*** Opening Data excerpts ***

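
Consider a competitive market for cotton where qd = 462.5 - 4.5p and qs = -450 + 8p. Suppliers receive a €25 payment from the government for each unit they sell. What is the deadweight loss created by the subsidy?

Pre-subsidy: 462.5 - 4.5p = -450 + 8p gives p* = 73, q* = 134.
With the subsidy, sellers receive ps = pb + 25 for each unit, where pb is the price buyers pay.
Supply in terms of pb becomes qs = -450 + 8(pb + 25) = -250 + 8pb. Setting this equal to demand: 462.5 - 4.5pb = -250 + 8pb, so pb = 57.
Sellers receive ps = 57 + 25 = 82; q' = 462.5 − 4.5·57 = 206.
The subsidy expands output by 206 − 134 = 72 past the efficient level; on those units the gap between marginal cost and willingness to pay runs from 0 up to 25.
DWL = ½ × 25 × 72 = 900.

Deadweight loss = €900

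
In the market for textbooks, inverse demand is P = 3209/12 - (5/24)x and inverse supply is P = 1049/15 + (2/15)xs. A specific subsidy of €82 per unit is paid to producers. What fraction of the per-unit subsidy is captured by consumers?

Pre-subsidy: 3209/12 - (5/24)x = 1049/15 + (2/15)x gives x* = 578 and P* = 147.
With the subsidy, sellers receive Ps = Pb + 82 for each unit, where Pb is the price buyers pay.
On the curves, Pb = 3209/12 - (5/24)x and Ps = 1049/15 + (2/15)x; the wedge Ps − Pb = 82 gives 1049/15 + (2/15)x − (3209/12 - (5/24)x) = 82, so x' = 818.
Then Pb = 3209/12 − (5/24)·818 = 97 and Ps = 1049/15 + (2/15)·818 = 179.
Buyers' price falls by P* − Pb = 147 − 97 = 50; sellers' price rises by Ps − P* = 179 − 147 = 32.
So consumers capture 50/82 = 25/41 of each unit of subsidy.

Consumer share = 25/41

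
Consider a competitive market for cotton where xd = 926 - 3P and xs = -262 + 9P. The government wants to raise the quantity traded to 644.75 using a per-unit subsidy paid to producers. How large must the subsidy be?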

*** Closing Data excerpts ***

## Task details
For this exercise, repeat each line of the listing exactly.

## Task response
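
Consider a competitive market for cotton where qd = 462.5 - 4.5p and qs = -450 + 8p. Suppliers receive a €25 payment from the government for each unit they sell. What is the deadweight loss created by the subsidy?

Pre-subsidy: 462.5 - 4.5p = -450 + 8p gives p* = 73, q* = 134.
With the subsidy, sellers receive ps = pb + 25 for each unit, where pb is the price buyers pay.
Supply in terms of pb becomes qs = -450 + 8(pb + 25) = -250 + 8pb. Setting this equal to demand: 462.5 - 4.5pb = -250 + 8pb, so pb = 57.
Sellers receive ps = 57 + 25 = 82; q' = 462.5 − 4.5·57 = 206.
The subsidy expands output by 206 − 134 = 72 past the efficient level; on those units the gap between marginal cost and willingness to pay runs from 0 up to 25.
DWL = ½ × 25 × 72 = 900.

Deadweight loss = €900

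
In the market for textbooks, inverse demand is P = 3209/12 - (5/24)x and inverse supply is P = 1049/15 + (2/15)xs. A specific subsidy of €82 per unit is paid to producers. What fraction of the per-unit subsidy is captured by consumers?

Pre-subsidy: 3209/12 - (5/24)x = 1049/15 + (2/15)x gives x* = 578 and P* = 147.
With the subsidy, sellers receive Ps = Pb + 82 for each unit, where Pb is the price buyers pay.
On the curves, Pb = 3209/12 - (5/24)x and Ps = 1049/15 + (2/15)x; the wedge Ps − Pb = 82 gives 1049/15 + (2/15)x − (3209/12 - (5/24)x) = 82, so x' = 818.
Then Pb = 3209/12 − (5/24)·818 = 97 and Ps = 1049/15 + (2/15)·818 = 179.
Buyers' price falls by P* − Pb = 147 − 97 = 50; sellers' price rises by Ps − P* = 179 − 147 = 32.
So consumers capture 50/82 = 25/41 of each unit of subsidy.

Consumer share = 25/41

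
Consider a competitive market for cotton where xd = 926 - 3P and xs = -262 + 9P. The government wants to raise the quantity traded to 644.75 using a per-unit subsidy paid to producers. How large must the subsidy be?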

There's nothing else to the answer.